**Aim of the task**
Pick out all lines in the listing holding the string "than" and copy them.

###

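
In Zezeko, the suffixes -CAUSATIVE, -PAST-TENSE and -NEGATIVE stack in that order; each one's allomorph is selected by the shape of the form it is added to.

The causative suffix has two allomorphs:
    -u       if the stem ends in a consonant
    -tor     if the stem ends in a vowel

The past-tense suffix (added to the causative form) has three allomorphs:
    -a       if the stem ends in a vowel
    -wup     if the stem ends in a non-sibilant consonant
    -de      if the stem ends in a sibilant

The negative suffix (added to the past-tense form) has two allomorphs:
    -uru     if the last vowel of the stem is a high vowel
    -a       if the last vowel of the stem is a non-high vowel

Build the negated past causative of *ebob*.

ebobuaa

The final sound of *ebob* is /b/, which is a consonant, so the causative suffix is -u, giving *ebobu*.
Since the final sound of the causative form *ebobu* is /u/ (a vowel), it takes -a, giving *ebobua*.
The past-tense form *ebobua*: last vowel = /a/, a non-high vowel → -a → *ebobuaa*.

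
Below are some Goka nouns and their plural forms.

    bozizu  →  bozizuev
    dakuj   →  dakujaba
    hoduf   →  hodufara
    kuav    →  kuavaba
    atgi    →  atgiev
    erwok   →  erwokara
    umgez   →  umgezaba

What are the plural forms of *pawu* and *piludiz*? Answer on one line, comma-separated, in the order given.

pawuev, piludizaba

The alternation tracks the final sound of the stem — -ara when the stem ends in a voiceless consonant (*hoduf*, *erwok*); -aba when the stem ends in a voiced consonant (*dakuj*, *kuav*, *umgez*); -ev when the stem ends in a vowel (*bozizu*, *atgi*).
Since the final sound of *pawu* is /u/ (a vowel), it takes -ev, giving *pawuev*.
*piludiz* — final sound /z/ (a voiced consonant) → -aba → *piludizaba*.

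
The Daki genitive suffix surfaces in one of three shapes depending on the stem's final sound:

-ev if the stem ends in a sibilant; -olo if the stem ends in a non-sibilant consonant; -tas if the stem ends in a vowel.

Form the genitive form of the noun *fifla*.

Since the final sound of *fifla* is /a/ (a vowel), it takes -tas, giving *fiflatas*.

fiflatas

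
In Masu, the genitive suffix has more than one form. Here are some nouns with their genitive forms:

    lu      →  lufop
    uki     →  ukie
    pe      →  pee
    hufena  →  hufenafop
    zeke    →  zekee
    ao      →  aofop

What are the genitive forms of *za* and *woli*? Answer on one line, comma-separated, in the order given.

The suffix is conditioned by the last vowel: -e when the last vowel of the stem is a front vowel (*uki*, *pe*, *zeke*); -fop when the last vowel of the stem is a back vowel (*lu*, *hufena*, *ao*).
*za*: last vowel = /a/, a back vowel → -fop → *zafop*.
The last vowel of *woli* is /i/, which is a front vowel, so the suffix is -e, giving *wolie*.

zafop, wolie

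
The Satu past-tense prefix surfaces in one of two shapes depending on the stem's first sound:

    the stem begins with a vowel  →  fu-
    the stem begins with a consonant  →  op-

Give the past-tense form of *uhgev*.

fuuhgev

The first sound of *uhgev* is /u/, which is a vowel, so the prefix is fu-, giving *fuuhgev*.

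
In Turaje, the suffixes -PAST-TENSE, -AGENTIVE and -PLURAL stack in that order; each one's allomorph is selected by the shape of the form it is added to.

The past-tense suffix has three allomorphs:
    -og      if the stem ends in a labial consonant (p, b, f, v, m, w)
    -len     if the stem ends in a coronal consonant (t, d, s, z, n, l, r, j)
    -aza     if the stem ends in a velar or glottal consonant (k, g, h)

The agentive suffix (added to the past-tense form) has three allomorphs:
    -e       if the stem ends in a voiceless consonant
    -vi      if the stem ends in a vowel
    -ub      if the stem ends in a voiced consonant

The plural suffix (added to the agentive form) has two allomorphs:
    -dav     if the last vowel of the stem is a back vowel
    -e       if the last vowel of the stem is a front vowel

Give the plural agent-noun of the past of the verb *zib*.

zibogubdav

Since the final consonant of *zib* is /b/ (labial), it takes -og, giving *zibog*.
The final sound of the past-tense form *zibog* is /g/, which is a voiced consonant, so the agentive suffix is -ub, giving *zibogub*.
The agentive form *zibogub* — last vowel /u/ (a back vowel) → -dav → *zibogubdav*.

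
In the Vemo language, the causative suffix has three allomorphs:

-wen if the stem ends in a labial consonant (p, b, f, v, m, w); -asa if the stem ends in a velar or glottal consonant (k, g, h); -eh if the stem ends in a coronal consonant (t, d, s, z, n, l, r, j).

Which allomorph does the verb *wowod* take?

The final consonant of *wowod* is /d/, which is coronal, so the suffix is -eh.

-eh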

###

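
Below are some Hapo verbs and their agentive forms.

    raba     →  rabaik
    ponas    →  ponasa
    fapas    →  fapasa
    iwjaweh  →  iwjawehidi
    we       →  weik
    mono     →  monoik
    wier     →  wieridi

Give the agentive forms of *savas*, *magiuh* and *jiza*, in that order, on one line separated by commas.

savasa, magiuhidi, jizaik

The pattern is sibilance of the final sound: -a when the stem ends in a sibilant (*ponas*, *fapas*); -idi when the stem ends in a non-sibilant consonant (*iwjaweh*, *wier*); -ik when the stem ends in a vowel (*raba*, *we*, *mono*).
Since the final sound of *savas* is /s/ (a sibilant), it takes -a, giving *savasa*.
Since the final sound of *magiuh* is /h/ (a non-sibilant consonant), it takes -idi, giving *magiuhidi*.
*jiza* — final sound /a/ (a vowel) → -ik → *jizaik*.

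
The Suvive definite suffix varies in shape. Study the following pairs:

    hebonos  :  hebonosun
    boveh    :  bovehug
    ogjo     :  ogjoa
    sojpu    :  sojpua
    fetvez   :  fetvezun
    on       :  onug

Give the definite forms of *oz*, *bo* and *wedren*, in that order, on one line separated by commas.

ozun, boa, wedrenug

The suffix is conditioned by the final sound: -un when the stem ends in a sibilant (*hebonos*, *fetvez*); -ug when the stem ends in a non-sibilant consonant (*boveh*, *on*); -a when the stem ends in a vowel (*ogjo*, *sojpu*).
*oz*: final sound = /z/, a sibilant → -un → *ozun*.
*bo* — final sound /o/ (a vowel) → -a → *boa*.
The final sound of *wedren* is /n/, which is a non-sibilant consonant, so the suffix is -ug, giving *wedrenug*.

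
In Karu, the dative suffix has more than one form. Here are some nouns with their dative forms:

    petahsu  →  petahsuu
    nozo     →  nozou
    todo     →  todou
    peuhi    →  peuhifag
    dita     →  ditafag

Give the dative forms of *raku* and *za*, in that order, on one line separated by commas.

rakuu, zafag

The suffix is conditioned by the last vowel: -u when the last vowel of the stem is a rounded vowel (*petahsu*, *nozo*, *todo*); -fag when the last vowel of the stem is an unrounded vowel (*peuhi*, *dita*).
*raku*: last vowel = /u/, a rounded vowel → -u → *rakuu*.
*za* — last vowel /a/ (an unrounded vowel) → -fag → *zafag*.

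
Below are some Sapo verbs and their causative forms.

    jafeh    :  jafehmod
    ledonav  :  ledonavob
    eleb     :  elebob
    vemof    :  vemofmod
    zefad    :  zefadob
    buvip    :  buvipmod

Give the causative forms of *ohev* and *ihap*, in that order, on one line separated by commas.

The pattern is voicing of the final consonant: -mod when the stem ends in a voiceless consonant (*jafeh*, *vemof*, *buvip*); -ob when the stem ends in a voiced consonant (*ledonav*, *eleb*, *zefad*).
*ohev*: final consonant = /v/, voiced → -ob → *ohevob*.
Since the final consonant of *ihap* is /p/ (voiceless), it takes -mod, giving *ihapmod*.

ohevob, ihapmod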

###

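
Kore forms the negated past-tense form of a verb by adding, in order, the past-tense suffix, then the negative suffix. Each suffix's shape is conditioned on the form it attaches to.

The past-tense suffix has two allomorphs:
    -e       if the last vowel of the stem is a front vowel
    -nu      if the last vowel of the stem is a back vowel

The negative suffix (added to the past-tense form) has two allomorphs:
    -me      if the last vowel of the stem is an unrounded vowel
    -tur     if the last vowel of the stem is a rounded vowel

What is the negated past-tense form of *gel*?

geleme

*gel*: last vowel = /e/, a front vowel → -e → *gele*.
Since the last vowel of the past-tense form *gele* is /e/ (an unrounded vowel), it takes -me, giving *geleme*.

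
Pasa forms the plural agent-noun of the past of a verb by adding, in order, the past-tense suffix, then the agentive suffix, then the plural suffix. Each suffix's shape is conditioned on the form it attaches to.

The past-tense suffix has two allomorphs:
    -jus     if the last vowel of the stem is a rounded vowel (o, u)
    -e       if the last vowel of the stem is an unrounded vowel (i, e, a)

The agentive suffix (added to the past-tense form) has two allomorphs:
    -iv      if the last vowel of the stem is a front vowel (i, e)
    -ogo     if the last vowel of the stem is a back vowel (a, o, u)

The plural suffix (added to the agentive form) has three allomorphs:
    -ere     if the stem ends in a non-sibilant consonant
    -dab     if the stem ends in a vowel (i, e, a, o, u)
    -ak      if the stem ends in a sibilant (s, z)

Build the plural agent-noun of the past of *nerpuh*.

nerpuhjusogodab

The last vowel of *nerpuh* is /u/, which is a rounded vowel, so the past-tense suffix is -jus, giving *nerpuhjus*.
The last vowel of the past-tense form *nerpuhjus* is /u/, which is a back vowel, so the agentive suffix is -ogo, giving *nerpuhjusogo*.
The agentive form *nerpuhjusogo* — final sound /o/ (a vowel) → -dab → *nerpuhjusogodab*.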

###

**Finished task**
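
In Masu, the genitive suffix has more than one form. Here are some nouns with their genitive forms:
In Karu, the dative suffix has more than one form. Here are some nouns with their dative forms: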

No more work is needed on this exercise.